(Extracted records)
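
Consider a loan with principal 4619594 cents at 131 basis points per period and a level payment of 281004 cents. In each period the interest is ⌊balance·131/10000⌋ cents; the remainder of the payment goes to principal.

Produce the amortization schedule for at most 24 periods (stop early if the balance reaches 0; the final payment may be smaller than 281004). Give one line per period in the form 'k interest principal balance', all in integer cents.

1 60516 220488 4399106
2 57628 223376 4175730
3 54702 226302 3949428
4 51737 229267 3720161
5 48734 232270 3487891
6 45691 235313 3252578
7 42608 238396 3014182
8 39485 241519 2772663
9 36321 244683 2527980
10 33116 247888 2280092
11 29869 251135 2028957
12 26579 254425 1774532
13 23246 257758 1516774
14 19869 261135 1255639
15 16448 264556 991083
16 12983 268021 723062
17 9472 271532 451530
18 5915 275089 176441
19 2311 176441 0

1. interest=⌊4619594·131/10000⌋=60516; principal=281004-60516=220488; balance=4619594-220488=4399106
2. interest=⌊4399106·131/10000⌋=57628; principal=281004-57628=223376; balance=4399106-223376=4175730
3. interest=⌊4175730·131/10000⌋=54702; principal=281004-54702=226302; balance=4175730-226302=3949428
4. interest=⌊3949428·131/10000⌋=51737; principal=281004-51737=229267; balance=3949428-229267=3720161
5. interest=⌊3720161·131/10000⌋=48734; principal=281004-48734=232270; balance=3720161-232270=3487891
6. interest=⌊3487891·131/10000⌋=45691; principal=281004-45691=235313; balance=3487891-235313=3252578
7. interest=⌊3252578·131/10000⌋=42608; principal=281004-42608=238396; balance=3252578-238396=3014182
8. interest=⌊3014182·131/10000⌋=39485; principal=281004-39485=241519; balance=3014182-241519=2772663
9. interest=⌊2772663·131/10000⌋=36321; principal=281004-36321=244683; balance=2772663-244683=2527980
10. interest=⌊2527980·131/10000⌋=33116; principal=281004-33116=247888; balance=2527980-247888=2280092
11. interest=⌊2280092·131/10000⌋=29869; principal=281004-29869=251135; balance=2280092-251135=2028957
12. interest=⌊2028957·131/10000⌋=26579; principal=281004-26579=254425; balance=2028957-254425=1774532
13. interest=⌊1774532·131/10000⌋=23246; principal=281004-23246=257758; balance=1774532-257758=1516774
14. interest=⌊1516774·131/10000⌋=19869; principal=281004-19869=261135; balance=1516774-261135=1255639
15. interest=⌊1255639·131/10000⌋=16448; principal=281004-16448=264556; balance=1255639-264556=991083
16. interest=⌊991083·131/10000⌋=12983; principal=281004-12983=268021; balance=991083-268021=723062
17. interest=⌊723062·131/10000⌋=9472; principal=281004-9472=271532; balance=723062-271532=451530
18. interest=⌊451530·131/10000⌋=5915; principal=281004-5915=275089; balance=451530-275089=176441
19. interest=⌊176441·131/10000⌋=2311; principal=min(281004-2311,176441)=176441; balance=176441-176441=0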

▶ **EXERCISE DETAILS**
Precisely reproduce all the entries shown above.

▶ **OUTPUT OF THE TASK**
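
Consider a loan with principal 4619594 cents at 131 basis points per period and a level payment of 281004 cents. In each period the interest is ⌊balance·131/10000⌋ cents; the remainder of the payment goes to principal.

Produce the amortization schedule for at most 24 periods (stop early if the balance reaches 0; the final payment may be smaller than 281004). Give one line per period in the form 'k interest principal balance', all in integer cents.

1 60516 220488 4399106
2 57628 223376 4175730
3 54702 226302 3949428
4 51737 229267 3720161
5 48734 232270 3487891
6 45691 235313 3252578
7 42608 238396 3014182
8 39485 241519 2772663
9 36321 244683 2527980
10 33116 247888 2280092
11 29869 251135 2028957
12 26579 254425 1774532
13 23246 257758 1516774
14 19869 261135 1255639
15 16448 264556 991083
16 12983 268021 723062
17 9472 271532 451530
18 5915 275089 176441
19 2311 176441 0

1. interest=⌊4619594·131/10000⌋=60516; principal=281004-60516=220488; balance=4619594-220488=4399106
2. interest=⌊4399106·131/10000⌋=57628; principal=281004-57628=223376; balance=4399106-223376=4175730
3. interest=⌊4175730·131/10000⌋=54702; principal=281004-54702=226302; balance=4175730-226302=3949428
4. interest=⌊3949428·131/10000⌋=51737; principal=281004-51737=229267; balance=3949428-229267=3720161
5. interest=⌊3720161·131/10000⌋=48734; principal=281004-48734=232270; balance=3720161-232270=3487891
6. interest=⌊3487891·131/10000⌋=45691; principal=281004-45691=235313; balance=3487891-235313=3252578
7. interest=⌊3252578·131/10000⌋=42608; principal=281004-42608=238396; balance=3252578-238396=3014182
8. interest=⌊3014182·131/10000⌋=39485; principal=281004-39485=241519; balance=3014182-241519=2772663
9. interest=⌊2772663·131/10000⌋=36321; principal=281004-36321=244683; balance=2772663-244683=2527980
10. interest=⌊2527980·131/10000⌋=33116; principal=281004-33116=247888; balance=2527980-247888=2280092
11. interest=⌊2280092·131/10000⌋=29869; principal=281004-29869=251135; balance=2280092-251135=2028957
12. interest=⌊2028957·131/10000⌋=26579; principal=281004-26579=254425; balance=2028957-254425=1774532
13. interest=⌊1774532·131/10000⌋=23246; principal=281004-23246=257758; balance=1774532-257758=1516774
14. interest=⌊1516774·131/10000⌋=19869; principal=281004-19869=261135; balance=1516774-261135=1255639
15. interest=⌊1255639·131/10000⌋=16448; principal=281004-16448=264556; balance=1255639-264556=991083
16. interest=⌊991083·131/10000⌋=12983; principal=281004-12983=268021; balance=991083-268021=723062
17. interest=⌊723062·131/10000⌋=9472; principal=281004-9472=271532; balance=723062-271532=451530
18. interest=⌊451530·131/10000⌋=5915; principal=281004-5915=275089; balance=451530-275089=176441
19. interest=⌊176441·131/10000⌋=2311; principal=min(281004-2311,176441)=176441; balance=176441-176441=0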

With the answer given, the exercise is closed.